Instructions for the task
For the word "sources", state how many lines of the listing below contain it. Give the number and nothing more.
*** Opening of Supplied data ***
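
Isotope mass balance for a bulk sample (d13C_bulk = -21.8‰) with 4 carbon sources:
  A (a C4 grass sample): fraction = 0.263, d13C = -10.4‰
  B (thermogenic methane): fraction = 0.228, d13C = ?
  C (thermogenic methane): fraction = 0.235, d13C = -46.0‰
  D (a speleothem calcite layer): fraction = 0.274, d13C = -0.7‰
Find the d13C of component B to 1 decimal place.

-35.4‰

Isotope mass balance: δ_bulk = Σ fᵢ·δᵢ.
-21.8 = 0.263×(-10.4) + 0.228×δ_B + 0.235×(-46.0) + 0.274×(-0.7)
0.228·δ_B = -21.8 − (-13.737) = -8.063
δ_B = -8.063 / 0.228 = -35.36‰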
*** Close of Supplied data ***
*** Opening of Supplied data ***
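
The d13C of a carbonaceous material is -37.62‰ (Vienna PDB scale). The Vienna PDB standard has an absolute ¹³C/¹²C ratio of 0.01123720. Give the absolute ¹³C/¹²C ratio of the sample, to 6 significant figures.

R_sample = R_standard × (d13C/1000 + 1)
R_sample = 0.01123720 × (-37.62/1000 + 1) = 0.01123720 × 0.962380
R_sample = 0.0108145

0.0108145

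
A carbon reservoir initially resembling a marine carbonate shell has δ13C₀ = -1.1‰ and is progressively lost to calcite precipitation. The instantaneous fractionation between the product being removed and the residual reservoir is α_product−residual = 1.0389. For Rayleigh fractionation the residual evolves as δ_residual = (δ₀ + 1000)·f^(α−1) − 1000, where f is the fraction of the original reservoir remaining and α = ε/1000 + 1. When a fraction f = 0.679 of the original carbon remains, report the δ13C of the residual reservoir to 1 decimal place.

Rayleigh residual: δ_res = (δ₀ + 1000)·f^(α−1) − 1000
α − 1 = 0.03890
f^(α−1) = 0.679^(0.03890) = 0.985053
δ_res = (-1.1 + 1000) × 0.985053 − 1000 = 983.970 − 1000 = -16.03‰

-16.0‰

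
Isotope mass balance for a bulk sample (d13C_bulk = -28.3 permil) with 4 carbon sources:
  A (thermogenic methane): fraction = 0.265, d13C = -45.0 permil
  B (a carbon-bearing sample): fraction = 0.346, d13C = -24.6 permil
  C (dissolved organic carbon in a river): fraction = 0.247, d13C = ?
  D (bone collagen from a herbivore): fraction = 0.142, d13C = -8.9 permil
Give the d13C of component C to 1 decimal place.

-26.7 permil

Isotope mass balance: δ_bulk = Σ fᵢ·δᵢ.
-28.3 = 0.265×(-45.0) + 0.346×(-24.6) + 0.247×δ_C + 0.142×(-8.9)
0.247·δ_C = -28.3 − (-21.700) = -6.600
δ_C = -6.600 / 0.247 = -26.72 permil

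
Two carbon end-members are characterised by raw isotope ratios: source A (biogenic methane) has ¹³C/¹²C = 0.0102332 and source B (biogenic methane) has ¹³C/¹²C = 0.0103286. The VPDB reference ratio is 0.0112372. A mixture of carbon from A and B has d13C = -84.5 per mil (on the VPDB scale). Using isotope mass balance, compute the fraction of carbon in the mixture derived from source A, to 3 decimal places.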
*** Close of Supplied data ***
Exercise output
2